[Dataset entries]
==============================
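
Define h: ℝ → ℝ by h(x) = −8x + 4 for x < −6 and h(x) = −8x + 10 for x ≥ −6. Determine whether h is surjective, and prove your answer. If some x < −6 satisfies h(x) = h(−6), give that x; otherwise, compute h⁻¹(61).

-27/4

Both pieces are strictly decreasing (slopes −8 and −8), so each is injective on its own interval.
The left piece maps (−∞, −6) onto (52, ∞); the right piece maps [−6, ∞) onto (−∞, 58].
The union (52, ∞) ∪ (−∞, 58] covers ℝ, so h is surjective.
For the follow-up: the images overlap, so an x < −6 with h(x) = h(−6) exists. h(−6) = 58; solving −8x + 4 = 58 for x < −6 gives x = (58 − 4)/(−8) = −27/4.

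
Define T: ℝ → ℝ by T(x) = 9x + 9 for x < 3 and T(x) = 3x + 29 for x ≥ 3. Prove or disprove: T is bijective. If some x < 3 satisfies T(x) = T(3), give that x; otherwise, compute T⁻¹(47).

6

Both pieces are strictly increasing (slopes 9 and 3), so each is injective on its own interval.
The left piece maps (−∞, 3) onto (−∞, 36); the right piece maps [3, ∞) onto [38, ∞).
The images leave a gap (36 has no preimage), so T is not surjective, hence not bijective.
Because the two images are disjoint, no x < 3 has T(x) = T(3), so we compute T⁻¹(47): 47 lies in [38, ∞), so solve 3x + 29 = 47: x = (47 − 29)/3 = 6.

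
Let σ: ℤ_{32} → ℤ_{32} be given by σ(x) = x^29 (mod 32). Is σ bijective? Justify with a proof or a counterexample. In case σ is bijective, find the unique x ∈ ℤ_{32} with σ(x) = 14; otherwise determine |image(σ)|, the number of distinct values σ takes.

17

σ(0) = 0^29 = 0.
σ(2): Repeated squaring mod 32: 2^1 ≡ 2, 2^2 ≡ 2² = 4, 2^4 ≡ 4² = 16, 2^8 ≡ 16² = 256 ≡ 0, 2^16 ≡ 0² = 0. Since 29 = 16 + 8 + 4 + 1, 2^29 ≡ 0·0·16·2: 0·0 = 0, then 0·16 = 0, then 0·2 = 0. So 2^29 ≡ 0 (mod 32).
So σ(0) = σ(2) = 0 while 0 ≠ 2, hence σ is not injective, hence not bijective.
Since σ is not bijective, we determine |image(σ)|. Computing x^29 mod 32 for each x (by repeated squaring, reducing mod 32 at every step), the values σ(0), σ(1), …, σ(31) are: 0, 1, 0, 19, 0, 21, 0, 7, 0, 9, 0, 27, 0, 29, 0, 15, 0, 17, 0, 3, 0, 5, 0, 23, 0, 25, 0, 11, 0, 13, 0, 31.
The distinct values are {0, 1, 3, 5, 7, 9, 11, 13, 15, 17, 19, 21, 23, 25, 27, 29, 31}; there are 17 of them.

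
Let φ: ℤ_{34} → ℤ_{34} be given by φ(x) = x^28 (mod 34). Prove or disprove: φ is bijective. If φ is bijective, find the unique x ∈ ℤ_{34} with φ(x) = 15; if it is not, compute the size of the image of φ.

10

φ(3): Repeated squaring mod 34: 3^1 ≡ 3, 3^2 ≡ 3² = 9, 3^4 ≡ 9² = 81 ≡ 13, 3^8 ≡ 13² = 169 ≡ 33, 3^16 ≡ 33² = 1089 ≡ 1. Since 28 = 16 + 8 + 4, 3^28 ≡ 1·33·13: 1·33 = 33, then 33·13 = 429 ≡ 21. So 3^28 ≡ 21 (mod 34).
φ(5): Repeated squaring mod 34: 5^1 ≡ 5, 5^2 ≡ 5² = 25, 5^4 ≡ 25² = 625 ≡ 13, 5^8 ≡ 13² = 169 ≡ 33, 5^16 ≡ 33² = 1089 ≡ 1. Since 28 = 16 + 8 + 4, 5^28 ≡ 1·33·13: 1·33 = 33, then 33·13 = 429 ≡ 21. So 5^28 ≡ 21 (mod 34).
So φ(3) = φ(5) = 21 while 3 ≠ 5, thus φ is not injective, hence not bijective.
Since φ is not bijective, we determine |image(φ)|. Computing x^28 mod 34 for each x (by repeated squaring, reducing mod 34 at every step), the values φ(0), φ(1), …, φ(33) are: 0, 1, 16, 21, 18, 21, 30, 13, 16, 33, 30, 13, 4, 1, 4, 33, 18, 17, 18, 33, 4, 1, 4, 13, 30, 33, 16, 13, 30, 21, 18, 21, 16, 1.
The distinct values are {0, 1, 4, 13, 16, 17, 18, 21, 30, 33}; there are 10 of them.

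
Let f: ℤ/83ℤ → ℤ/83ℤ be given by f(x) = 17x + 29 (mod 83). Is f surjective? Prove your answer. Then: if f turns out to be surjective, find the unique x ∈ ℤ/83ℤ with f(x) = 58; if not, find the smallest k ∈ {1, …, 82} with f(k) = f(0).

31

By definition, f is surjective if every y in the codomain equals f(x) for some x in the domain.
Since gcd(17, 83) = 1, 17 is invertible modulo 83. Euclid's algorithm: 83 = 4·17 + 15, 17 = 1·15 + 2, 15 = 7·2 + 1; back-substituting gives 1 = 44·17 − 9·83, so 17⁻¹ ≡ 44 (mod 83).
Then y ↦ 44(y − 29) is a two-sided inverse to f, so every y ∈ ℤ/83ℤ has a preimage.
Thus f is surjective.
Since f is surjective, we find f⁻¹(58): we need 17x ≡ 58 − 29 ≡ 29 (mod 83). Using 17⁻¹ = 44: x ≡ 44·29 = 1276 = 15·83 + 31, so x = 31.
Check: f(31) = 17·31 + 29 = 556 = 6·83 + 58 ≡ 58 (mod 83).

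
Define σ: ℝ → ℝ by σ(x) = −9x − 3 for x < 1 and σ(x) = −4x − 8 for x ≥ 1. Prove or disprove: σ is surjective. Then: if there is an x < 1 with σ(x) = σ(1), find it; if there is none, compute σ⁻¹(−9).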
==============================
Task instructions: Go through the records and copy all of them exactly.

Written response:
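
Define h: ℝ → ℝ by h(x) = −8x + 4 for x < −6 and h(x) = −8x + 10 for x ≥ −6. Determine whether h is surjective, and prove your answer. If some x < −6 satisfies h(x) = h(−6), give that x; otherwise, compute h⁻¹(61).

-27/4

Both pieces are strictly decreasing (slopes −8 and −8), so each is injective on its own interval.
The left piece maps (−∞, −6) onto (52, ∞); the right piece maps [−6, ∞) onto (−∞, 58].
The union (52, ∞) ∪ (−∞, 58] covers ℝ, so h is surjective.
For the follow-up: the images overlap, so an x < −6 with h(x) = h(−6) exists. h(−6) = 58; solving −8x + 4 = 58 for x < −6 gives x = (58 − 4)/(−8) = −27/4.

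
Define T: ℝ → ℝ by T(x) = 9x + 9 for x < 3 and T(x) = 3x + 29 for x ≥ 3. Prove or disprove: T is bijective. If some x < 3 satisfies T(x) = T(3), give that x; otherwise, compute T⁻¹(47).

6

Both pieces are strictly increasing (slopes 9 and 3), so each is injective on its own interval.
The left piece maps (−∞, 3) onto (−∞, 36); the right piece maps [3, ∞) onto [38, ∞).
The images leave a gap (36 has no preimage), so T is not surjective, hence not bijective.
Because the two images are disjoint, no x < 3 has T(x) = T(3), so we compute T⁻¹(47): 47 lies in [38, ∞), so solve 3x + 29 = 47: x = (47 − 29)/3 = 6.

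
Let σ: ℤ_{32} → ℤ_{32} be given by σ(x) = x^29 (mod 32). Is σ bijective? Justify with a proof or a counterexample. In case σ is bijective, find the unique x ∈ ℤ_{32} with σ(x) = 14; otherwise determine |image(σ)|, the number of distinct values σ takes.

17

σ(0) = 0^29 = 0.
σ(2): Repeated squaring mod 32: 2^1 ≡ 2, 2^2 ≡ 2² = 4, 2^4 ≡ 4² = 16, 2^8 ≡ 16² = 256 ≡ 0, 2^16 ≡ 0² = 0. Since 29 = 16 + 8 + 4 + 1, 2^29 ≡ 0·0·16·2: 0·0 = 0, then 0·16 = 0, then 0·2 = 0. So 2^29 ≡ 0 (mod 32).
So σ(0) = σ(2) = 0 while 0 ≠ 2, hence σ is not injective, hence not bijective.
Since σ is not bijective, we determine |image(σ)|. Computing x^29 mod 32 for each x (by repeated squaring, reducing mod 32 at every step), the values σ(0), σ(1), …, σ(31) are: 0, 1, 0, 19, 0, 21, 0, 7, 0, 9, 0, 27, 0, 29, 0, 15, 0, 17, 0, 3, 0, 5, 0, 23, 0, 25, 0, 11, 0, 13, 0, 31.
The distinct values are {0, 1, 3, 5, 7, 9, 11, 13, 15, 17, 19, 21, 23, 25, 27, 29, 31}; there are 17 of them.

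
Let φ: ℤ_{34} → ℤ_{34} be given by φ(x) = x^28 (mod 34). Prove or disprove: φ is bijective. If φ is bijective, find the unique x ∈ ℤ_{34} with φ(x) = 15; if it is not, compute the size of the image of φ.

10

φ(3): Repeated squaring mod 34: 3^1 ≡ 3, 3^2 ≡ 3² = 9, 3^4 ≡ 9² = 81 ≡ 13, 3^8 ≡ 13² = 169 ≡ 33, 3^16 ≡ 33² = 1089 ≡ 1. Since 28 = 16 + 8 + 4, 3^28 ≡ 1·33·13: 1·33 = 33, then 33·13 = 429 ≡ 21. So 3^28 ≡ 21 (mod 34).
φ(5): Repeated squaring mod 34: 5^1 ≡ 5, 5^2 ≡ 5² = 25, 5^4 ≡ 25² = 625 ≡ 13, 5^8 ≡ 13² = 169 ≡ 33, 5^16 ≡ 33² = 1089 ≡ 1. Since 28 = 16 + 8 + 4, 5^28 ≡ 1·33·13: 1·33 = 33, then 33·13 = 429 ≡ 21. So 5^28 ≡ 21 (mod 34).
So φ(3) = φ(5) = 21 while 3 ≠ 5, thus φ is not injective, hence not bijective.
Since φ is not bijective, we determine |image(φ)|. Computing x^28 mod 34 for each x (by repeated squaring, reducing mod 34 at every step), the values φ(0), φ(1), …, φ(33) are: 0, 1, 16, 21, 18, 21, 30, 13, 16, 33, 30, 13, 4, 1, 4, 33, 18, 17, 18, 33, 4, 1, 4, 13, 30, 33, 16, 13, 30, 21, 18, 21, 16, 1.
The distinct values are {0, 1, 4, 13, 16, 17, 18, 21, 30, 33}; there are 10 of them.

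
Let f: ℤ/83ℤ → ℤ/83ℤ be given by f(x) = 17x + 29 (mod 83). Is f surjective? Prove your answer. Then: if f turns out to be surjective, find the unique x ∈ ℤ/83ℤ with f(x) = 58; if not, find the smallest k ∈ {1, …, 82} with f(k) = f(0).

31

By definition, f is surjective if every y in the codomain equals f(x) for some x in the domain.
Since gcd(17, 83) = 1, 17 is invertible modulo 83. Euclid's algorithm: 83 = 4·17 + 15, 17 = 1·15 + 2, 15 = 7·2 + 1; back-substituting gives 1 = 44·17 − 9·83, so 17⁻¹ ≡ 44 (mod 83).
Then y ↦ 44(y − 29) is a two-sided inverse to f, so every y ∈ ℤ/83ℤ has a preimage.
Thus f is surjective.
Since f is surjective, we find f⁻¹(58): we need 17x ≡ 58 − 29 ≡ 29 (mod 83). Using 17⁻¹ = 44: x ≡ 44·29 = 1276 = 15·83 + 31, so x = 31.
Check: f(31) = 17·31 + 29 = 556 = 6·83 + 58 ≡ 58 (mod 83).

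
Define σ: ℝ → ℝ by σ(x) = −9x − 3 for x < 1 and σ(x) = −4x − 8 for x ≥ 1. Prove or disprove: σ is surjective. Then: if there is an x < 1 with σ(x) = σ(1), find it; if there is none, compute σ⁻¹(−9).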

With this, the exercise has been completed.